Output exactly the lines below, starting with the line that has "Answer: $3444$" and going on through the line that has "6 \left(4 + G\right)$?", both included, and no other lines.

------ Data for this task ------

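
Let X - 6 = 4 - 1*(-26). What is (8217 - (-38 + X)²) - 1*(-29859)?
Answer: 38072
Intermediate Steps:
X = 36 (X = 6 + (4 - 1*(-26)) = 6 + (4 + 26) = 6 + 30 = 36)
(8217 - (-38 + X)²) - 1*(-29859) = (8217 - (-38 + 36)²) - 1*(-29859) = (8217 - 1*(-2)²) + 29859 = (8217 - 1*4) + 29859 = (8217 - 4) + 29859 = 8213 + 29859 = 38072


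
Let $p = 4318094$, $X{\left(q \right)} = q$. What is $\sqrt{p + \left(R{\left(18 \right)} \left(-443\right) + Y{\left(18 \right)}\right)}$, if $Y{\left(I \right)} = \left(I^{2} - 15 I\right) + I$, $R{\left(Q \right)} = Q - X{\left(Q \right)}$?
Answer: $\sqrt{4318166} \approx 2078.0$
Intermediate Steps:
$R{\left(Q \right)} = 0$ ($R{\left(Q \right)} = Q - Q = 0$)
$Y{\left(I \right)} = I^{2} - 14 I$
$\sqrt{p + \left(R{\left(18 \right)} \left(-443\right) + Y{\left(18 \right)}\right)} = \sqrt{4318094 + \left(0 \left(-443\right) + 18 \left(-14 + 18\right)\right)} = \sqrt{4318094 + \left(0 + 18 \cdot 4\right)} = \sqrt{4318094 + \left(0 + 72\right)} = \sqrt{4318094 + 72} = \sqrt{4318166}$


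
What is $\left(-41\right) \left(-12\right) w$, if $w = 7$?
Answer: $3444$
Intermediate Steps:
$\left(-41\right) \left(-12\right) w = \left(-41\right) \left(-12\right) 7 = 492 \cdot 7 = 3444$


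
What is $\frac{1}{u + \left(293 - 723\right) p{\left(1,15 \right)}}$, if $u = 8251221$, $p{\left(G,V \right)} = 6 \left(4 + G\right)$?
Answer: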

------
------ Data for this task ------

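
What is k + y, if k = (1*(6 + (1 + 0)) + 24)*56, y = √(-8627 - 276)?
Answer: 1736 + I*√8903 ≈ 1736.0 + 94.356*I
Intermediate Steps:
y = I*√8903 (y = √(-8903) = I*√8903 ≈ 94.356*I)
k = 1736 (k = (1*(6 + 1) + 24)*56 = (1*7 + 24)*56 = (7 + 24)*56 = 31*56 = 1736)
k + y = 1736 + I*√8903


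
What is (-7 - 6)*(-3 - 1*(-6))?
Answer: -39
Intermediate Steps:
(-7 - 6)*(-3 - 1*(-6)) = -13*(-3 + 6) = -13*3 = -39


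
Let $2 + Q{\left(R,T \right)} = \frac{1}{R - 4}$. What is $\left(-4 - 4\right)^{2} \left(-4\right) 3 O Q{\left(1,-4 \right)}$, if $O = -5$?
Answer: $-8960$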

------

Finished exercise:
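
Answer: $3444$
Intermediate Steps:
$\left(-41\right) \left(-12\right) w = \left(-41\right) \left(-12\right) 7 = 492 \cdot 7 = 3444$


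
What is $\frac{1}{u + \left(293 - 723\right) p{\left(1,15 \right)}}$, if $u = 8251221$, $p{\left(G,V \right)} = 6 \left(4 + G\right)$?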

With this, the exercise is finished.